Segment Start: STORED DATA
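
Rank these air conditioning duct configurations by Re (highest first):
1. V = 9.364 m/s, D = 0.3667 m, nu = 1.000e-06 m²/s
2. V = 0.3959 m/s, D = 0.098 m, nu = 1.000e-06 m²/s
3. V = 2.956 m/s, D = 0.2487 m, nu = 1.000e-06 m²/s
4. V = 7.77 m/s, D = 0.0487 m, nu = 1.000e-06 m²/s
Case 1: Re = 3.434e+06
Case 2: Re = 38798
Case 3: Re = 735157
Case 4: Re = 378399
Ranking (highest first): 1, 3, 4, 2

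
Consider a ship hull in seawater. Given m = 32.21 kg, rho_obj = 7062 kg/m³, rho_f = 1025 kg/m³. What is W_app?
Formula: W_{app} = mg\left(1 - \frac{\rho_f}{\rho_{obj}}\right)
W_app = 32.21·9.81·(1 − 1025/7062) = 270.1 N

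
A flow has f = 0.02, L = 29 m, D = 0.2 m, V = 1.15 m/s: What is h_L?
Formula: h_L = f \frac{L}{D} \frac{V^2}{2g}
h_L = 0.02·(29/0.2)·1.15²/(2·9.81) = 0.1955 m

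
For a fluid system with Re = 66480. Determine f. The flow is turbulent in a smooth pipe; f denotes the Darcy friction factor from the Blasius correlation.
Formula: f = \frac{0.316}{Re^{0.25}}
f = 0.316/66480^0.25 = 0.01968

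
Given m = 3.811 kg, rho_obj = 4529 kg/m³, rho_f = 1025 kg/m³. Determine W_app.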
Segment End: STORED DATA
ABOUT THIS EXERCISE →
Would you reproduce every record above exactly as it appears?

ANSWER TO THE PROBLEM →
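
Rank these air conditioning duct configurations by Re (highest first):
1. V = 9.364 m/s, D = 0.3667 m, nu = 1.000e-06 m²/s
2. V = 0.3959 m/s, D = 0.098 m, nu = 1.000e-06 m²/s
3. V = 2.956 m/s, D = 0.2487 m, nu = 1.000e-06 m²/s
4. V = 7.77 m/s, D = 0.0487 m, nu = 1.000e-06 m²/s
Case 1: Re = 3.434e+06
Case 2: Re = 38798
Case 3: Re = 735157
Case 4: Re = 378399
Ranking (highest first): 1, 3, 4, 2

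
Consider a ship hull in seawater. Given m = 32.21 kg, rho_obj = 7062 kg/m³, rho_f = 1025 kg/m³. What is W_app?
Formula: W_{app} = mg\left(1 - \frac{\rho_f}{\rho_{obj}}\right)
W_app = 32.21·9.81·(1 − 1025/7062) = 270.1 N

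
A flow has f = 0.02, L = 29 m, D = 0.2 m, V = 1.15 m/s: What is h_L?
Formula: h_L = f \frac{L}{D} \frac{V^2}{2g}
h_L = 0.02·(29/0.2)·1.15²/(2·9.81) = 0.1955 m

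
For a fluid system with Re = 66480. Determine f. The flow is turbulent in a smooth pipe; f denotes the Darcy friction factor from the Blasius correlation.
Formula: f = \frac{0.316}{Re^{0.25}}
f = 0.316/66480^0.25 = 0.01968

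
Given m = 3.811 kg, rho_obj = 4529 kg/m³, rho_f = 1025 kg/m³. Determine W_app.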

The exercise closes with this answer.